---------- Source material

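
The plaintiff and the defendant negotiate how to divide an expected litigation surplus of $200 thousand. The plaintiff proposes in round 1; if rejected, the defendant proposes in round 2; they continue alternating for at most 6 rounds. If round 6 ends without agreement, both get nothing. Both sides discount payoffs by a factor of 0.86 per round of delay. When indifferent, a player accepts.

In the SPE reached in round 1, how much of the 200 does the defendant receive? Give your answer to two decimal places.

Round 6 (the defendant proposes): rejection yields 0 for the plaintiff; the defendant offers 0 and keeps 200.
Round 5 (the plaintiff proposes): the defendant can get 200 next round, worth 0.86 × 200 = 172 now. The plaintiff offers 172 and keeps 200 − 172 = 28.
Round 4 (the defendant proposes): the plaintiff can get 28 next round, worth 0.86 × 28 = 24.08 now. The defendant offers 24.08 and keeps 200 − 24.08 = 175.92.
Round 3 (the plaintiff proposes): the defendant can get 175.92 next round, worth 0.86 × 175.92 = 151.2912 now; the plaintiff offers that and keeps 48.7088.
Round 2 (the defendant proposes): the plaintiff can get 48.7088 next round, worth 0.86 × 48.7088 = 41.889568 now, so the defendant offers 41.889568, keeping 158.110432.
Round 1 (the plaintiff proposes): the defendant can get 158.110432 next round, worth 0.86 × 158.110432 = 135.97497152 now. The plaintiff offers 135.97497152 and keeps 200 − 135.97497152 = 64.02502848.

135.97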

--------------------

→ Exercise instructions:
With no additions or omissions, transcribe every record.

→ Output of the exercise:
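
The plaintiff and the defendant negotiate how to divide an expected litigation surplus of $200 thousand. The plaintiff proposes in round 1; if rejected, the defendant proposes in round 2; they continue alternating for at most 6 rounds. If round 6 ends without agreement, both get nothing. Both sides discount payoffs by a factor of 0.86 per round of delay. When indifferent, a player accepts.

In the SPE reached in round 1, how much of the 200 does the defendant receive? Give your answer to two decimal places.

Round 6 (the defendant proposes): rejection yields 0 for the plaintiff; the defendant offers 0 and keeps 200.
Round 5 (the plaintiff proposes): the defendant can get 200 next round, worth 0.86 × 200 = 172 now. The plaintiff offers 172 and keeps 200 − 172 = 28.
Round 4 (the defendant proposes): the plaintiff can get 28 next round, worth 0.86 × 28 = 24.08 now. The defendant offers 24.08 and keeps 200 − 24.08 = 175.92.
Round 3 (the plaintiff proposes): the defendant can get 175.92 next round, worth 0.86 × 175.92 = 151.2912 now; the plaintiff offers that and keeps 48.7088.
Round 2 (the defendant proposes): the plaintiff can get 48.7088 next round, worth 0.86 × 48.7088 = 41.889568 now, so the defendant offers 41.889568, keeping 158.110432.
Round 1 (the plaintiff proposes): the defendant can get 158.110432 next round, worth 0.86 × 158.110432 = 135.97497152 now. The plaintiff offers 135.97497152 and keeps 200 − 135.97497152 = 64.02502848.

135.97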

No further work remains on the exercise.